══ Provided records

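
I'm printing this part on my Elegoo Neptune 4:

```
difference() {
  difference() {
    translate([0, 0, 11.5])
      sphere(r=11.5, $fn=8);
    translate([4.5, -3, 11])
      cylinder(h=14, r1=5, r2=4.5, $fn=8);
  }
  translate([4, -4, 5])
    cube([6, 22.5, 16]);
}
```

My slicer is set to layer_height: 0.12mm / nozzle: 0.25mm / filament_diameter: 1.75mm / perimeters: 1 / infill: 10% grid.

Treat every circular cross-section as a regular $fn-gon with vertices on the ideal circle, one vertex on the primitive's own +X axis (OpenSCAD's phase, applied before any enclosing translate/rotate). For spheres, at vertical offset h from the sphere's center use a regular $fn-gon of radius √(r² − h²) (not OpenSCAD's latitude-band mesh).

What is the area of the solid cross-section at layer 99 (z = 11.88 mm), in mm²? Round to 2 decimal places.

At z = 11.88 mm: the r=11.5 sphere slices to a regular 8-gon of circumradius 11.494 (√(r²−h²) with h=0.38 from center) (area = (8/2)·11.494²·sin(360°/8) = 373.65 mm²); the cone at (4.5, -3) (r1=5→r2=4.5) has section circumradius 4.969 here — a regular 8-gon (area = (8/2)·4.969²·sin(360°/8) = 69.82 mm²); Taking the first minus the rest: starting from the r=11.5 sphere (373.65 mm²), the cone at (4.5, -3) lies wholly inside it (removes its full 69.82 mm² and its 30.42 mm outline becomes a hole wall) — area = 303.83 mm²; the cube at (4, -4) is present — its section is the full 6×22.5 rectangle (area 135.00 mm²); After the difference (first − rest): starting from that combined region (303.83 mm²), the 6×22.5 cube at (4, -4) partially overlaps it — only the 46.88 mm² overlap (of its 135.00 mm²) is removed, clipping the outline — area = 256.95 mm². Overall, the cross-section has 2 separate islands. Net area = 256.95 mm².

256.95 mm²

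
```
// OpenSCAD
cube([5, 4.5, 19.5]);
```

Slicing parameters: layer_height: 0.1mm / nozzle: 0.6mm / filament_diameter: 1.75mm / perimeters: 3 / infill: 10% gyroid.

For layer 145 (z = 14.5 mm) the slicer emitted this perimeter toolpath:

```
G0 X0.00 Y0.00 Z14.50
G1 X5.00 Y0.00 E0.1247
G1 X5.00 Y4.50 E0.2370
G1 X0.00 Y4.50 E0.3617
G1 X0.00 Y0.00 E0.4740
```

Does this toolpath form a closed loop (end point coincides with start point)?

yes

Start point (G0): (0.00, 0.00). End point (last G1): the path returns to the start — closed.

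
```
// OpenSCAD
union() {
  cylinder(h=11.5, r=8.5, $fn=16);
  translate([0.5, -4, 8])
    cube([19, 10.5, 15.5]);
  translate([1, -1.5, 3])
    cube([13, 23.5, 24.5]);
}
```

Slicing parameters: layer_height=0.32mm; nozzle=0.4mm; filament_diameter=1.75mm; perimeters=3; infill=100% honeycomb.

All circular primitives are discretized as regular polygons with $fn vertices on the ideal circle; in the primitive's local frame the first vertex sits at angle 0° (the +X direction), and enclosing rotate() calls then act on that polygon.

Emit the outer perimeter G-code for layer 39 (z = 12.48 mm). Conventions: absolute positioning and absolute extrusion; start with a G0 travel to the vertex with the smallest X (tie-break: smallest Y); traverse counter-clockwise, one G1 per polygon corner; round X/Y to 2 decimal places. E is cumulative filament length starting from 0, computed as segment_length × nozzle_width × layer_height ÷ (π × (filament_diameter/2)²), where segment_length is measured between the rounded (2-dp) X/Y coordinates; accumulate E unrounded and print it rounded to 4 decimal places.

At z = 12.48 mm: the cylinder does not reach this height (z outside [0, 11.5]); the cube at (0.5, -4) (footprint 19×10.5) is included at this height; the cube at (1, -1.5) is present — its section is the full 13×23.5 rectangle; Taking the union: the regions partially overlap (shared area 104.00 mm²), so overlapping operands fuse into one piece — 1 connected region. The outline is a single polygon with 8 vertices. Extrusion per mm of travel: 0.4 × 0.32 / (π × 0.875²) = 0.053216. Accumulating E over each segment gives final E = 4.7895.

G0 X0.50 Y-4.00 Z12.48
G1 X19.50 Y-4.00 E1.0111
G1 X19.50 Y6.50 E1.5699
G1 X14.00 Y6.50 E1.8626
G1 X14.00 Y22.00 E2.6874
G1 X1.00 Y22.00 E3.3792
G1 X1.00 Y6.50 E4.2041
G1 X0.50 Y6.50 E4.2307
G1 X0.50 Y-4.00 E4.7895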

════

-- Exercise aim --
Check each line of the data above for the word "parameters" and copy the ones where it is found.

-- Written answer --
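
Slicing parameters: layer_height: 0.1mm / nozzle: 0.6mm / filament_diameter: 1.75mm / perimeters: 3 / infill: 10% gyroid.
Slicing parameters: layer_height=0.32mm; nozzle=0.4mm; filament_diameter=1.75mm; perimeters=3; infill=100% honeycomb.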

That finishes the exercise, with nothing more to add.